Segment Start: Materials provided

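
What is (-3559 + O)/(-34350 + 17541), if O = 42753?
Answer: -39194/16809 ≈ -2.3317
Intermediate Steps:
(-3559 + O)/(-34350 + 17541) = (-3559 + 42753)/(-34350 + 17541) = 39194/(-16809) = 39194*(-1/16809) = -39194/16809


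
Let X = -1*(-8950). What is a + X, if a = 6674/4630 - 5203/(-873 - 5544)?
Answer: 132988885724/14855355 ≈ 8952.3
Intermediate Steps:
X = 8950
a = 33458474/14855355 (a = 6674*(1/4630) - 5203/(-6417) = 3337/2315 - 5203*(-1/6417) = 3337/2315 + 5203/6417 = 33458474/14855355 ≈ 2.2523)
a + X = 33458474/14855355 + 8950 = 132988885724/14855355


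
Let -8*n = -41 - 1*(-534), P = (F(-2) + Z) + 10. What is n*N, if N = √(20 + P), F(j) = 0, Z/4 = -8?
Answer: -493*I*√2/8 ≈ -87.151*I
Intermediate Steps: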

Segment End: Materials provided

#### Brief
Go through the records above and write each one out again exactly.

#### Reply
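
What is (-3559 + O)/(-34350 + 17541), if O = 42753?
Answer: -39194/16809 ≈ -2.3317
Intermediate Steps:
(-3559 + O)/(-34350 + 17541) = (-3559 + 42753)/(-34350 + 17541) = 39194/(-16809) = 39194*(-1/16809) = -39194/16809


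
Let X = -1*(-8950). What is a + X, if a = 6674/4630 - 5203/(-873 - 5544)?
Answer: 132988885724/14855355 ≈ 8952.3
Intermediate Steps:
X = 8950
a = 33458474/14855355 (a = 6674*(1/4630) - 5203/(-6417) = 3337/2315 - 5203*(-1/6417) = 3337/2315 + 5203/6417 = 33458474/14855355 ≈ 2.2523)
a + X = 33458474/14855355 + 8950 = 132988885724/14855355


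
Let -8*n = -41 - 1*(-534), P = (F(-2) + Z) + 10. What is n*N, if N = √(20 + P), F(j) = 0, Z/4 = -8?
Answer: -493*I*√2/8 ≈ -87.151*I
Intermediate Steps: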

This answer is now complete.